◆ Assignment:
Among the lines of data below, reproduce only those from the one with "- Pre-tax cost of debt (YTM): 7.70%" through the one with "million | 10.60% |", exactly as they stand, both ends included.

Saved data entries
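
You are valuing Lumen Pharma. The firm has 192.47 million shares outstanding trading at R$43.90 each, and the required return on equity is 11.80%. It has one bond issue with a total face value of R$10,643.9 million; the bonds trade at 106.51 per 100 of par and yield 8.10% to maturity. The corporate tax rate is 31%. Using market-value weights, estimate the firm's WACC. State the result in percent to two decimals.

8.24%

Market value of equity E = 43.9 × 192.47m = 8449.433m. Market value of debt D = 10643.9m × 106.51/100 = 11336.81789m.
Total capital V = 8449.433 + 11336.81789 = 19786.25089.
Equity: weight = 8449.433/19786.25089 = 0.4270; cost = 11.8%.
Bonds outstanding: weight = 11336.81789/19786.25089 = 0.5730; after-tax cost = 8.1% × (1 − 31%) = 5.5890%.
WACC = 0.4270 × 11.8000% + 0.5730 × 5.5890% = 8.2413%.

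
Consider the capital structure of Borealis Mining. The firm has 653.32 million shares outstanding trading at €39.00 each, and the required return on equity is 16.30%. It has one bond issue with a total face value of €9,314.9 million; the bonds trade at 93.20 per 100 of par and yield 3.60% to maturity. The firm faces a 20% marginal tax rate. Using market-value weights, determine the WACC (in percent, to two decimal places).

Market value of equity E = 39.0 × 653.32m = 25479.48m. Market value of debt D = 9314.9m × 93.2/100 = 8681.4868m.
Total capital V = 25479.48 + 8681.4868 = 34160.9668.
Equity: weight = 25479.48/34160.9668 = 0.7459; cost = 16.3%.
Bonds outstanding: weight = 8681.4868/34160.9668 = 0.2541; after-tax cost = 3.6% × (1 − 20%) = 2.8800%.
WACC = 0.7459 × 16.3000% + 0.2541 × 2.8800% = 12.8895%.

12.89%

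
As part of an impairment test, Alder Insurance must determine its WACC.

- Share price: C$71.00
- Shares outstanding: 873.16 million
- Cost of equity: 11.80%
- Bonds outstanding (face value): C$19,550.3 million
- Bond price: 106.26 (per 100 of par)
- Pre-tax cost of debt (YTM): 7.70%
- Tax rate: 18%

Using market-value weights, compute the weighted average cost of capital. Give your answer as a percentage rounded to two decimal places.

10.42%

Market value of equity E = 71.0 × 873.16m = 61994.36m. Market value of debt D = 19550.3m × 106.26/100 = 20774.14878m.
Total capital V = 61994.36 + 20774.14878 = 82768.50878.
Equity: weight = 61994.36/82768.50878 = 0.7490; cost = 11.8%.
Bonds outstanding: weight = 20774.14878/82768.50878 = 0.2510; after-tax cost = 7.7% × (1 − 18%) = 6.3140%.
WACC = 0.7490 × 11.8000% + 0.2510 × 6.3140% = 10.4231%.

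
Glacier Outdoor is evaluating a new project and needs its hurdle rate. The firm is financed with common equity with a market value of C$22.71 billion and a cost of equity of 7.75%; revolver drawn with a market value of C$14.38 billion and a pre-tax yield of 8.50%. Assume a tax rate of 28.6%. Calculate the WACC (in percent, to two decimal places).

Total capital V = 22.71 + 14.38 = 37.09.
Equity: weight = 22.71/37.09 = 0.6123; cost = 7.75%.
Revolver drawn: weight = 14.38/37.09 = 0.3877; after-tax cost = 8.5% × (1 − 28.6%) = 6.0690%.
WACC = 0.6123 × 7.7500% + 0.3877 × 6.0690% = 7.0983%.

7.10%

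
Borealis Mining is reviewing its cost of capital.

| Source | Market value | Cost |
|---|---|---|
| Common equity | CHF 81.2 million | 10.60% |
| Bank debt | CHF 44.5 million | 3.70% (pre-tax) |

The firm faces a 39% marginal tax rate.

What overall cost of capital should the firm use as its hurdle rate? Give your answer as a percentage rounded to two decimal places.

Total capital V = 81.2 + 44.5 = 125.7.
Equity: weight = 81.2/125.7 = 0.6460; cost = 10.6%.
Bank debt: weight = 44.5/125.7 = 0.3540; after-tax cost = 3.7% × (1 − 39%) = 2.2570%.
WACC = 0.6460 × 10.6000% + 0.3540 × 2.2570% = 7.6464%.

7.65%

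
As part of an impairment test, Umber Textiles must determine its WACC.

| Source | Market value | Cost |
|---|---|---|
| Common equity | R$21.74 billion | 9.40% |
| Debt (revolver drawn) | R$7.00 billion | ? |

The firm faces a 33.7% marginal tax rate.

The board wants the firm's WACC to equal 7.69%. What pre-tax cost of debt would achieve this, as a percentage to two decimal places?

3.59%

Total capital V = 21.74 + 7 = 28.74.
Equity weight = 21.74/28.74 = 0.7564.
Revolver drawn weight = 7/28.74 = 0.2436.
Equity contribution = 0.7564 × 9.4% = 7.1105%.
Remaining for debt = 7.69% − 7.1105% = 0.5795%.
Rd × (1 − 33.7%) × 0.2436 = 0.5795%  ⇒  Rd = 3.5886%.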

◆ Your response:
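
- Pre-tax cost of debt (YTM): 7.70%
- Tax rate: 18%

Using market-value weights, compute the weighted average cost of capital. Give your answer as a percentage rounded to two decimal places.

10.42%

Market value of equity E = 71.0 × 873.16m = 61994.36m. Market value of debt D = 19550.3m × 106.26/100 = 20774.14878m.
Total capital V = 61994.36 + 20774.14878 = 82768.50878.
Equity: weight = 61994.36/82768.50878 = 0.7490; cost = 11.8%.
Bonds outstanding: weight = 20774.14878/82768.50878 = 0.2510; after-tax cost = 7.7% × (1 − 18%) = 6.3140%.
WACC = 0.7490 × 11.8000% + 0.2510 × 6.3140% = 10.4231%.

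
Glacier Outdoor is evaluating a new project and needs its hurdle rate. The firm is financed with common equity with a market value of C$22.71 billion and a cost of equity of 7.75%; revolver drawn with a market value of C$14.38 billion and a pre-tax yield of 8.50%. Assume a tax rate of 28.6%. Calculate the WACC (in percent, to two decimal places).

Total capital V = 22.71 + 14.38 = 37.09.
Equity: weight = 22.71/37.09 = 0.6123; cost = 7.75%.
Revolver drawn: weight = 14.38/37.09 = 0.3877; after-tax cost = 8.5% × (1 − 28.6%) = 6.0690%.
WACC = 0.6123 × 7.7500% + 0.3877 × 6.0690% = 7.0983%.

7.10%

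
Borealis Mining is reviewing its cost of capital.

| Source | Market value | Cost |
|---|---|---|
| Common equity | CHF 81.2 million | 10.60% |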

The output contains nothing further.